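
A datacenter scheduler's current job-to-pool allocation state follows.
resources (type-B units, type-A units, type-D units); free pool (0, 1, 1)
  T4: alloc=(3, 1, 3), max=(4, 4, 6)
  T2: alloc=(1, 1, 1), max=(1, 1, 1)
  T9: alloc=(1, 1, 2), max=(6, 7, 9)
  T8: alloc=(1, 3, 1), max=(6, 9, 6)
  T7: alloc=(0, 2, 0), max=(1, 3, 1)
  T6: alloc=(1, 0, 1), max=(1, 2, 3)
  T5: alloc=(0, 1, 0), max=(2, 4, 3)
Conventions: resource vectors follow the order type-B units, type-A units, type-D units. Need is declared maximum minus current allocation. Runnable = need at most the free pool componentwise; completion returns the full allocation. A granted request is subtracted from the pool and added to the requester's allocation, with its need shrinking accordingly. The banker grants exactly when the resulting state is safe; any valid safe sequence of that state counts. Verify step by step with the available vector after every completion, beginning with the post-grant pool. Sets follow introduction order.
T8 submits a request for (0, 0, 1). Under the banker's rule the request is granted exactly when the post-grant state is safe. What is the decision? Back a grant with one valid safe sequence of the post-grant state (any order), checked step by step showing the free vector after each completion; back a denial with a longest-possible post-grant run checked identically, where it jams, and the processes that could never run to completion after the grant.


DENY — the pretend-granted state is unsafe.
Key observation: even finishing T2, T7 leaves just (1, 4, 1) free — too little type-D units for any of the remaining processes.
Pretend the grant happened; the run T2, T7 goes as far as possible. Walking it through:
  pool = (0, 1, 0)
  T2 needs (0, 0, 0) <= (0, 1, 0) -> finishes; pool += (1, 1, 1) = (1, 2, 1)
  T7 needs (1, 1, 1) <= (1, 2, 1) -> finishes; pool += (0, 2, 0) = (1, 4, 1)
  blocked: T4 wants (1, 3, 3), pool (1, 4, 1) — not enough type-D units
  blocked: T9 wants (5, 6, 7), pool (1, 4, 1) — not enough type-B units, type-A units and type-D units
  blocked: T8 wants (5, 6, 4), pool (1, 4, 1) — not enough type-B units, type-A units and type-D units
  blocked: T6 wants (0, 2, 2), pool (1, 4, 1) — not enough type-D units
  blocked: T5 wants (2, 3, 3), pool (1, 4, 1) — not enough type-B units and type-D units
Processes that could never finish after the grant: T4, T9, T8, T6 and T5.


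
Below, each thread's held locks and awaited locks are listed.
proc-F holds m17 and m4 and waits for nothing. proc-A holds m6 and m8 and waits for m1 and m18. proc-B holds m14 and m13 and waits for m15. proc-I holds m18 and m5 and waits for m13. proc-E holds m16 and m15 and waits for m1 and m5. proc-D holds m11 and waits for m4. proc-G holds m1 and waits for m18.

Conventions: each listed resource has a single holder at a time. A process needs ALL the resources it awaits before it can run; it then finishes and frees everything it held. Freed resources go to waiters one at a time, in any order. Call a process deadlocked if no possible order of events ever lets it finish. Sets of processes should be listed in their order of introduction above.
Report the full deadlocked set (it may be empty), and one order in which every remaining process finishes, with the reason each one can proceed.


Deadlocked set: proc-A, proc-B, proc-I, proc-E and proc-G.
Key observation: the loop proc-I -> proc-B -> proc-E -> proc-I blocks itself forever; proc-G is caught in further circular waits and proc-A waits into the deadlock from upstream.
A valid finishing order for the others: proc-F, proc-D.
Step-by-step check:
  run proc-F (it waits on nothing); releases m17 and m4
  run proc-D (all its waits — m4 — are resolved); releases m11


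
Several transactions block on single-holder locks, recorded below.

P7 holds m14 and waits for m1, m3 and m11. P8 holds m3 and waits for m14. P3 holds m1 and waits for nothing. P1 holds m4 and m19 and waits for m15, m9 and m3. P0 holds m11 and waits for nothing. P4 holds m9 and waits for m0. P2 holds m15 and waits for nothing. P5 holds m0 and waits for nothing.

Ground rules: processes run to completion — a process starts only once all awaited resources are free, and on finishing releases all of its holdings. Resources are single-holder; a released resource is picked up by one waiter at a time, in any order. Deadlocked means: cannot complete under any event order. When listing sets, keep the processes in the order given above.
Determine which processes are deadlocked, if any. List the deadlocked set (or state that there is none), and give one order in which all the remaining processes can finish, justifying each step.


Deadlocked set: P7, P8 and P1.
Key observation: the cycle P7 -> P8 -> P7 can never break — each member waits on the next; P1 waits into the deadlock from upstream.
A valid finishing order for the others: P5, P4, P3, P0, P2.
Verifying each step:
  P5 waits on nothing -> runs at once and releases m0
  run P4 (all its waits — m0 — are resolved); releases m9
  P3 waits on nothing -> runs at once and releases m1
  P0 waits on nothing -> runs at once and releases m11
  P2 waits on nothing -> runs at once and releases m15


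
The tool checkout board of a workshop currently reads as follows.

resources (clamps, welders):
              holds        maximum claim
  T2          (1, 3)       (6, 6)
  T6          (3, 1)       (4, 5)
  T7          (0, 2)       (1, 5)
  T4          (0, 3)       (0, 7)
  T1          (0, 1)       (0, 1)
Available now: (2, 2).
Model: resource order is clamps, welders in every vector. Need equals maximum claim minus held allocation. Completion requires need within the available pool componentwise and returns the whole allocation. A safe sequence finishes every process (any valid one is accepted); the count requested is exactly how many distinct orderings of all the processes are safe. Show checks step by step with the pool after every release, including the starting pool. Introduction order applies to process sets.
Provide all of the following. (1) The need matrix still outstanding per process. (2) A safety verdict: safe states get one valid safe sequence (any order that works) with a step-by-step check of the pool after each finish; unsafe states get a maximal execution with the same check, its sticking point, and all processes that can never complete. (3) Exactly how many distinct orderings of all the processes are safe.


(1) Outstanding need per process (order clamps, welders):
  T2: (5, 3)
  T6: (1, 4)
  T7: (1, 3)
  T4: (0, 4)
  T1: (0, 0)
(2) SAFE. One safe sequence: T1, T7, T4, T6, T2.
Key observation: the first exact fit in this order is T7 — it needs (1, 3) with (2, 3) free, meeting a requested resource to the last unit.
Verifying each step:
  pool = (2, 2)
  T1: need (0, 0) fits (2, 2); releases (0, 1), pool now (2, 3)
  T7: need (1, 3) fits (2, 3); releases (0, 2), pool now (2, 5)
  T4: need (0, 4) fits (2, 5); releases (0, 3), pool now (2, 8)
  T6: need (1, 4) fits (2, 8); releases (3, 1), pool now (5, 9)
  T2: need (5, 3) fits (5, 9); releases (1, 3), pool now (6, 12)
(3) Precisely 3 of the possible complete orderings are safe sequences.


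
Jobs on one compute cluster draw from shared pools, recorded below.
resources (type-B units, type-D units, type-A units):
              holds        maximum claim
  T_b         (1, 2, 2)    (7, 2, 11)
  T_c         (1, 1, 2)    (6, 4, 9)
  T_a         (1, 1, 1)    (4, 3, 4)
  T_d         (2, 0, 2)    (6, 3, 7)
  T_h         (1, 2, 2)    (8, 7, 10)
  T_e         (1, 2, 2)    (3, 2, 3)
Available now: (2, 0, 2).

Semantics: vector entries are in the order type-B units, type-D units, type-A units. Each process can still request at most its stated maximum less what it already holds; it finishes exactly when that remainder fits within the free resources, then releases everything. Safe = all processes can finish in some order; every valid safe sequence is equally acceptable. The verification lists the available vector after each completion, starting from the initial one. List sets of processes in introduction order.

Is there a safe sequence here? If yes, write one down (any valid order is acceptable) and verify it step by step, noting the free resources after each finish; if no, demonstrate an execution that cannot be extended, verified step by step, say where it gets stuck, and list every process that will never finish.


SAFE — a valid safe sequence is T_e, T_a, T_d, T_c, T_b, T_h.
Key observation: the order's first zero-slack moment is T_e ((2, 0, 1) needed, (2, 0, 2) free — a requested resource with nothing to spare).
Check, step by step:
  pool = (2, 0, 2)
  T_e needs (2, 0, 1) <= (2, 0, 2) -> finishes; pool += (1, 2, 2) = (3, 2, 4)
  T_a needs (3, 2, 3) <= (3, 2, 4) -> finishes; pool += (1, 1, 1) = (4, 3, 5)
  T_d needs (4, 3, 5) <= (4, 3, 5) -> finishes; pool += (2, 0, 2) = (6, 3, 7)
  T_c needs (5, 3, 7) <= (6, 3, 7) -> finishes; pool += (1, 1, 2) = (7, 4, 9)
  T_b needs (6, 0, 9) <= (7, 4, 9) -> finishes; pool += (1, 2, 2) = (8, 6, 11)
  T_h needs (7, 5, 8) <= (8, 6, 11) -> finishes; pool += (1, 2, 2) = (9, 8, 13)


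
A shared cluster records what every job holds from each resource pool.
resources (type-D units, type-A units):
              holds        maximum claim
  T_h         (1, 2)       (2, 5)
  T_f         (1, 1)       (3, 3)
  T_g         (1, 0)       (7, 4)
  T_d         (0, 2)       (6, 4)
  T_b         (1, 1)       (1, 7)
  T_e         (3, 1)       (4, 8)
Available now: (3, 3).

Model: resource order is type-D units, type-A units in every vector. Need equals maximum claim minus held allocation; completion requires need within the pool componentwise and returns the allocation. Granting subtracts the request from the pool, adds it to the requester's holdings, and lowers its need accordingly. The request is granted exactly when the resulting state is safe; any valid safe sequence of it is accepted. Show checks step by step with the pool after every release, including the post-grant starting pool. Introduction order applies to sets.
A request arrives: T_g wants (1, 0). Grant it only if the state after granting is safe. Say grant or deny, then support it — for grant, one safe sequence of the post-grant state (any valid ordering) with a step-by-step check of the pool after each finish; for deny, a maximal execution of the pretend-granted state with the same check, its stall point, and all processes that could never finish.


GRANT — the state after the grant stays safe, e.g. via T_f, T_h, T_b, T_e, T_d, T_g.
Key observation: the transfer keeps a workable pool ((2, 3)); T_f starts the safe sequence.
Verifying the post-grant state step by step:
  pool = (2, 3)
  T_f: need (2, 2) fits (2, 3); releases (1, 1), pool now (3, 4)
  T_h: need (1, 3) fits (3, 4); releases (1, 2), pool now (4, 6)
  T_b: need (0, 6) fits (4, 6); releases (1, 1), pool now (5, 7)
  T_e: need (1, 7) fits (5, 7); releases (3, 1), pool now (8, 8)
  T_d: need (6, 2) fits (8, 8); releases (0, 2), pool now (8, 10)
  T_g: need (5, 4) fits (8, 10); releases (2, 0), pool now (10, 10)


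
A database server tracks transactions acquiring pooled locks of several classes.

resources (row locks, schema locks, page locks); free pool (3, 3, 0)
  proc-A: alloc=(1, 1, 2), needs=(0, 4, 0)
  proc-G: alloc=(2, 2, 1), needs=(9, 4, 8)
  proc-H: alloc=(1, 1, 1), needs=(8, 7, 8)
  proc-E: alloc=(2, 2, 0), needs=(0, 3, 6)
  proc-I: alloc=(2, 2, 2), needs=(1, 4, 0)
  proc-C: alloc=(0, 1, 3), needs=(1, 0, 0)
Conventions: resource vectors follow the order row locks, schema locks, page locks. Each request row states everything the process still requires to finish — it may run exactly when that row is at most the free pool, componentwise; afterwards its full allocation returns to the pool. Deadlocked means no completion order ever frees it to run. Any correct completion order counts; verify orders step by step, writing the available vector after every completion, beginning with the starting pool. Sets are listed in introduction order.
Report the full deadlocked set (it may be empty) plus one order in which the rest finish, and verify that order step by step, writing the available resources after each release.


Deadlocked: proc-G and proc-H.
Key observation: after proc-C, proc-I, proc-A, proc-E complete, (8, 9, 7) is the best the pool ever gets, yet each leftover process wants more page locks.
One completion order for the rest: proc-C, proc-I, proc-A, proc-E. Walking it through:
  pool = (3, 3, 0)
  proc-C: need (1, 0, 0) fits (3, 3, 0); releases (0, 1, 3), pool now (3, 4, 3)
  proc-I: need (1, 4, 0) fits (3, 4, 3); releases (2, 2, 2), pool now (5, 6, 5)
  proc-A: need (0, 4, 0) fits (5, 6, 5); releases (1, 1, 2), pool now (6, 7, 7)
  proc-E: need (0, 3, 6) fits (6, 7, 7); releases (2, 2, 0), pool now (8, 9, 7)
None of the blocked processes ever fits:
  proc-G still needs (9, 4, 8) but only (8, 9, 7) is free — short on row locks and page locks
  proc-H still needs (8, 7, 8) but only (8, 9, 7) is free — short on page locks


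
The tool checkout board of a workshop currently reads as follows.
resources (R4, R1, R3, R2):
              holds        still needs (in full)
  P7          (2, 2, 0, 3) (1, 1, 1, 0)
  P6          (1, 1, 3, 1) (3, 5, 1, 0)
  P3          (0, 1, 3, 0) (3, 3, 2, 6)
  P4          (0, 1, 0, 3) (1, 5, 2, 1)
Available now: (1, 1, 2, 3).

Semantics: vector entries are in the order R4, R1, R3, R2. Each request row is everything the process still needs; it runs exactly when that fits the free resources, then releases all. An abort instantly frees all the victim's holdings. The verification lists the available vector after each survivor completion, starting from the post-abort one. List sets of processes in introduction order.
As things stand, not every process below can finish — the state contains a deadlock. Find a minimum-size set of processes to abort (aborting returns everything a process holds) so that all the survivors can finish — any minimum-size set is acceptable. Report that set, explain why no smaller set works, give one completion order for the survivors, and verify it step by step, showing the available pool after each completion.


The answer: abort P4.
Key observation: the returned (0, 1, 0, 3) from P4 is what brings P6 — unrunnable before, under any order — into play at step 3.
Minimality: the empty abort set fails — the state is deadlocked as it stands.
The survivors complete as P7, P3, P6. Verifying each step (starting from the post-abort pool):
  pool = (1, 2, 2, 6)
  run P7 (needs (1, 1, 1, 0), free (1, 2, 2, 6)); after release of (2, 2, 0, 3) the pool is (3, 4, 2, 9)
  run P3 (needs (3, 3, 2, 6), free (3, 4, 2, 9)); after release of (0, 1, 3, 0) the pool is (3, 5, 5, 9)
  run P6 (needs (3, 5, 1, 0), free (3, 5, 5, 9)); after release of (1, 1, 3, 1) the pool is (4, 6, 8, 10)


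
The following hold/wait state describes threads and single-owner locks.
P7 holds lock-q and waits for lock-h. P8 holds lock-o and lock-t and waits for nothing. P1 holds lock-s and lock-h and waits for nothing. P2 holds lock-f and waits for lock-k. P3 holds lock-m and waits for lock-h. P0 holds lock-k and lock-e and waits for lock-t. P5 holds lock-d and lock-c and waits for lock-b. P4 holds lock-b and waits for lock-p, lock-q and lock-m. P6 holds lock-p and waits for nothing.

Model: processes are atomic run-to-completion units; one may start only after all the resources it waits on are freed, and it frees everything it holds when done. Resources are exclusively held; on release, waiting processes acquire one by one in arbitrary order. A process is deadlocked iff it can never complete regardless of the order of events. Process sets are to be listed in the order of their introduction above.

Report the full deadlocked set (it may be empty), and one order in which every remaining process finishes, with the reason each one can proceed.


The deadlocked set is empty.
Key observation: all waits point, directly or indirectly, at processes that can finish, so nothing is permanently blocked.
The rest can finish in the order P8, P0, P6, P1, P7, P3, P4, P5, P2.
Verifying each step:
  P8: no waits; runs immediately, freeing lock-o and lock-t
  P0: everything it awaited (lock-t) is free; runs, freeing lock-k and lock-e
  P6: no waits; runs immediately, freeing lock-p
  P1: no waits; runs immediately, freeing lock-s and lock-h
  P7: everything it awaited (lock-h) is free; runs, freeing lock-q
  P3: everything it awaited (lock-h) is free; runs, freeing lock-m
  P4: everything it awaited (lock-p, lock-q and lock-m) is free; runs, freeing lock-b
  P5: everything it awaited (lock-b) is free; runs, freeing lock-d and lock-c
  P2: everything it awaited (lock-k) is free; runs, freeing lock-f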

* * * * *

REQUIRED WORK: Each line in the listing above from the one containing "proc-G: alloc=(2, 2, 1), needs=(9, 4, 8)" through the one containing "proc-C: alloc=(0, 1, 3), needs=(1, 0, 0)" should be repeated exactly, and no other line.

ANSWER FOR THIS EXERCISE:
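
  proc-G: alloc=(2, 2, 1), needs=(9, 4, 8)
  proc-H: alloc=(1, 1, 1), needs=(8, 7, 8)
  proc-E: alloc=(2, 2, 0), needs=(0, 3, 6)
  proc-I: alloc=(2, 2, 2), needs=(1, 4, 0)
  proc-C: alloc=(0, 1, 3), needs=(1, 0, 0)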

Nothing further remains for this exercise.